TASK OBJECTIVE >> A complete, exact retyping of the data below is required.

━━━ PROVIDED INFORMATION ━━━

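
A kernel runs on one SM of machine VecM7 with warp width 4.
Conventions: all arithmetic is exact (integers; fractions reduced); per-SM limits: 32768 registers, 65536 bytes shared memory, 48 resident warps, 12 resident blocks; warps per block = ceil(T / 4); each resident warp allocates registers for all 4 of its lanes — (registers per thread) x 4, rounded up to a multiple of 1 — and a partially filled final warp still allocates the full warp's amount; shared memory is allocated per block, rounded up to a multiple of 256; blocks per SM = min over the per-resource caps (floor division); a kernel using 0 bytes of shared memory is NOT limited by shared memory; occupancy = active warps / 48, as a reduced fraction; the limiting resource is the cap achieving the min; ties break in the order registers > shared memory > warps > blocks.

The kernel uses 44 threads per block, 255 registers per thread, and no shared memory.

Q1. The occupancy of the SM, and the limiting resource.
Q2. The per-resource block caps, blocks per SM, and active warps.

Answer: occupancy 11/24, limited by registers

registers: 2 blocks
shared memory: no limit (kernel uses none)
warps: 4 blocks
blocks: 12 blocks

Answer: 2 blocks, 22 active warps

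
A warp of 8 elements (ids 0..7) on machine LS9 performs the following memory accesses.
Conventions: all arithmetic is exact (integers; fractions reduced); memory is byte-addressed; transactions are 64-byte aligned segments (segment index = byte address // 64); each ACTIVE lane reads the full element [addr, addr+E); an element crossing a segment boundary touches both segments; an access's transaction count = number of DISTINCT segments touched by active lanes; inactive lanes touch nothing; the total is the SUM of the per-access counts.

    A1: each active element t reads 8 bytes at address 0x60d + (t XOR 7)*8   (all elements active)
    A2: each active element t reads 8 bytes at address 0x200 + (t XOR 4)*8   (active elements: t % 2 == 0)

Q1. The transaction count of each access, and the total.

A1: 2 transactions
A2: 1 transaction

Answer: 2,1; total 3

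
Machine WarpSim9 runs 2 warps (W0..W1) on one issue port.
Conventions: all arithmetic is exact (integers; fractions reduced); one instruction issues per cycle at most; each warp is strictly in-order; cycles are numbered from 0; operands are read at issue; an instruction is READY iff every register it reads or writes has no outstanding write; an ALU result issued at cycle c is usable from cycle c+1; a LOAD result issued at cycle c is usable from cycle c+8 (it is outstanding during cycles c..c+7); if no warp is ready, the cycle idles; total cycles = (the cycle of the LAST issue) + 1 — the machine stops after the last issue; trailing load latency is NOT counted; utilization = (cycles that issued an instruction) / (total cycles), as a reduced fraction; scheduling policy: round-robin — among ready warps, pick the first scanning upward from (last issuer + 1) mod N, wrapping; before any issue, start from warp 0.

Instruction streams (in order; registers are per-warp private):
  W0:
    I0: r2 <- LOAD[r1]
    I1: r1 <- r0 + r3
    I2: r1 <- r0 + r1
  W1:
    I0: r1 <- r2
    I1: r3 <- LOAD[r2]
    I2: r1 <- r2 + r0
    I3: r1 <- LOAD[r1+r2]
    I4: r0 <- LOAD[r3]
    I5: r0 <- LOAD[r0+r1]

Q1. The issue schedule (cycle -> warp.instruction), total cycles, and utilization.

cycle 0: W0.I0
cycle 1: W1.I0
cycle 2: W0.I1
cycle 3: W1.I1
cycle 4: W0.I2
cycle 5: W1.I2
cycle 6: W1.I3
cycle 7: idle
cycle 8: idle
cycle 9: idle
cycle 10: idle
cycle 11: W1.I4
cycle 12: idle
cycle 13: idle
cycle 14: idle
cycle 15: idle
cycle 16: idle
cycle 17: idle
cycle 18: idle
cycle 19: W1.I5

Answer: 20 cycles, utilization 9/20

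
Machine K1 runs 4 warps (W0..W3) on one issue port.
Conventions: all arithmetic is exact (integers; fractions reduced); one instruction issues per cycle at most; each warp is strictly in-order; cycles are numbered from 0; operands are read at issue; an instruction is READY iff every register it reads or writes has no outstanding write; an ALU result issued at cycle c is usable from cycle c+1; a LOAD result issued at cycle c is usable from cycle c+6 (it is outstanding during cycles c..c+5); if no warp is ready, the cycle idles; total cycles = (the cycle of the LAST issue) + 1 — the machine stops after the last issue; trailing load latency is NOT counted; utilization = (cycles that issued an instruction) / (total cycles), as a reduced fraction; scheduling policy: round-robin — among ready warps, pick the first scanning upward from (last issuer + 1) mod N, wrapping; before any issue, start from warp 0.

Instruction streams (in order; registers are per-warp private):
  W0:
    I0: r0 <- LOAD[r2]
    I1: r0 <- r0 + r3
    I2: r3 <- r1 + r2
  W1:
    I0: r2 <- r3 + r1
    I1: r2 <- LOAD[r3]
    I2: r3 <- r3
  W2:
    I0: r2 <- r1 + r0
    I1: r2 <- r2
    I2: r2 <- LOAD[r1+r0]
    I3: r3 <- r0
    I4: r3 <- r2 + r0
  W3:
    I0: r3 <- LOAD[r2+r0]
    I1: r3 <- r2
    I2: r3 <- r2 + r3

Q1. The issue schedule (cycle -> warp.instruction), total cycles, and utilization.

cycle 0: W0.I0
cycle 1: W1.I0
cycle 2: W2.I0
cycle 3: W3.I0
cycle 4: W1.I1
cycle 5: W2.I1
cycle 6: W0.I1
cycle 7: W1.I2
cycle 8: W2.I2
cycle 9: W3.I1
cycle 10: W0.I2
cycle 11: W2.I3
cycle 12: W3.I2
cycle 13: idle
cycle 14: W2.I4

Answer: 15 cycles, utilization 14/15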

━━━

RESPONSE TO THE EXERCISE >>
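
A kernel runs on one SM of machine VecM7 with warp width 4.
Conventions: all arithmetic is exact (integers; fractions reduced); per-SM limits: 32768 registers, 65536 bytes shared memory, 48 resident warps, 12 resident blocks; warps per block = ceil(T / 4); each resident warp allocates registers for all 4 of its lanes — (registers per thread) x 4, rounded up to a multiple of 1 — and a partially filled final warp still allocates the full warp's amount; shared memory is allocated per block, rounded up to a multiple of 256; blocks per SM = min over the per-resource caps (floor division); a kernel using 0 bytes of shared memory is NOT limited by shared memory; occupancy = active warps / 48, as a reduced fraction; the limiting resource is the cap achieving the min; ties break in the order registers > shared memory > warps > blocks.

The kernel uses 44 threads per block, 255 registers per thread, and no shared memory.

Q1. The occupancy of the SM, and the limiting resource.
Q2. The per-resource block caps, blocks per SM, and active warps.

Answer: occupancy 11/24, limited by registers

registers: 2 blocks
shared memory: no limit (kernel uses none)
warps: 4 blocks
blocks: 12 blocks

Answer: 2 blocks, 22 active warps

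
A warp of 8 elements (ids 0..7) on machine LS9 performs the following memory accesses.
Conventions: all arithmetic is exact (integers; fractions reduced); memory is byte-addressed; transactions are 64-byte aligned segments (segment index = byte address // 64); each ACTIVE lane reads the full element [addr, addr+E); an element crossing a segment boundary touches both segments; an access's transaction count = number of DISTINCT segments touched by active lanes; inactive lanes touch nothing; the total is the SUM of the per-access counts.

    A1: each active element t reads 8 bytes at address 0x60d + (t XOR 7)*8   (all elements active)
    A2: each active element t reads 8 bytes at address 0x200 + (t XOR 4)*8   (active elements: t % 2 == 0)

Q1. The transaction count of each access, and the total.

A1: 2 transactions
A2: 1 transaction

Answer: 2,1; total 3

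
Machine WarpSim9 runs 2 warps (W0..W1) on one issue port.
Conventions: all arithmetic is exact (integers; fractions reduced); one instruction issues per cycle at most; each warp is strictly in-order; cycles are numbered from 0; operands are read at issue; an instruction is READY iff every register it reads or writes has no outstanding write; an ALU result issued at cycle c is usable from cycle c+1; a LOAD result issued at cycle c is usable from cycle c+8 (it is outstanding during cycles c..c+7); if no warp is ready, the cycle idles; total cycles = (the cycle of the LAST issue) + 1 — the machine stops after the last issue; trailing load latency is NOT counted; utilization = (cycles that issued an instruction) / (total cycles), as a reduced fraction; scheduling policy: round-robin — among ready warps, pick the first scanning upward from (last issuer + 1) mod N, wrapping; before any issue, start from warp 0.

Instruction streams (in order; registers are per-warp private):
  W0:
    I0: r2 <- LOAD[r1]
    I1: r1 <- r0 + r3
    I2: r1 <- r0 + r1
  W1:
    I0: r1 <- r2
    I1: r3 <- LOAD[r2]
    I2: r1 <- r2 + r0
    I3: r1 <- LOAD[r1+r2]
    I4: r0 <- LOAD[r3]
    I5: r0 <- LOAD[r0+r1]

Q1. The issue schedule (cycle -> warp.instruction), total cycles, and utilization.

cycle 0: W0.I0
cycle 1: W1.I0
cycle 2: W0.I1
cycle 3: W1.I1
cycle 4: W0.I2
cycle 5: W1.I2
cycle 6: W1.I3
cycle 7: idle
cycle 8: idle
cycle 9: idle
cycle 10: idle
cycle 11: W1.I4
cycle 12: idle
cycle 13: idle
cycle 14: idle
cycle 15: idle
cycle 16: idle
cycle 17: idle
cycle 18: idle
cycle 19: W1.I5

Answer: 20 cycles, utilization 9/20

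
Machine K1 runs 4 warps (W0..W3) on one issue port.
Conventions: all arithmetic is exact (integers; fractions reduced); one instruction issues per cycle at most; each warp is strictly in-order; cycles are numbered from 0; operands are read at issue; an instruction is READY iff every register it reads or writes has no outstanding write; an ALU result issued at cycle c is usable from cycle c+1; a LOAD result issued at cycle c is usable from cycle c+6 (it is outstanding during cycles c..c+5); if no warp is ready, the cycle idles; total cycles = (the cycle of the LAST issue) + 1 — the machine stops after the last issue; trailing load latency is NOT counted; utilization = (cycles that issued an instruction) / (total cycles), as a reduced fraction; scheduling policy: round-robin — among ready warps, pick the first scanning upward from (last issuer + 1) mod N, wrapping; before any issue, start from warp 0.

Instruction streams (in order; registers are per-warp private):
  W0:
    I0: r0 <- LOAD[r2]
    I1: r0 <- r0 + r3
    I2: r3 <- r1 + r2
  W1:
    I0: r2 <- r3 + r1
    I1: r2 <- LOAD[r3]
    I2: r3 <- r3
  W2:
    I0: r2 <- r1 + r0
    I1: r2 <- r2
    I2: r2 <- LOAD[r1+r0]
    I3: r3 <- r0
    I4: r3 <- r2 + r0
  W3:
    I0: r3 <- LOAD[r2+r0]
    I1: r3 <- r2
    I2: r3 <- r2 + r3

Q1. The issue schedule (cycle -> warp.instruction), total cycles, and utilization.

cycle 0: W0.I0
cycle 1: W1.I0
cycle 2: W2.I0
cycle 3: W3.I0
cycle 4: W1.I1
cycle 5: W2.I1
cycle 6: W0.I1
cycle 7: W1.I2
cycle 8: W2.I2
cycle 9: W3.I1
cycle 10: W0.I2
cycle 11: W2.I3
cycle 12: W3.I2
cycle 13: idle
cycle 14: W2.I4

Answer: 15 cycles, utilization 14/15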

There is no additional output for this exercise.